RECORDED DATA: Begin

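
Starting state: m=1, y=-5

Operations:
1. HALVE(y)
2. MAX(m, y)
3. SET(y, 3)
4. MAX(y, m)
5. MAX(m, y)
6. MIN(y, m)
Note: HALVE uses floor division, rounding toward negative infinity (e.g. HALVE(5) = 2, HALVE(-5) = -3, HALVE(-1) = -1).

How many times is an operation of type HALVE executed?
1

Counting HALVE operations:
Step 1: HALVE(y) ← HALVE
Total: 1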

RECORDED DATA: End
RECORDED DATA: Begin

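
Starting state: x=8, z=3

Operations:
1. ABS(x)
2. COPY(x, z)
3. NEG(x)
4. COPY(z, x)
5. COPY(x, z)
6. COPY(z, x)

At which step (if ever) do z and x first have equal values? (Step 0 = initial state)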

RECORDED DATA: End

* [YOUR ASSIGNMENT]:
Go line by line through the data and copy any that contain "Starting".

* [RESULT OF THE EXERCISE]:
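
Starting state: m=1, y=-5
Starting state: x=8, z=3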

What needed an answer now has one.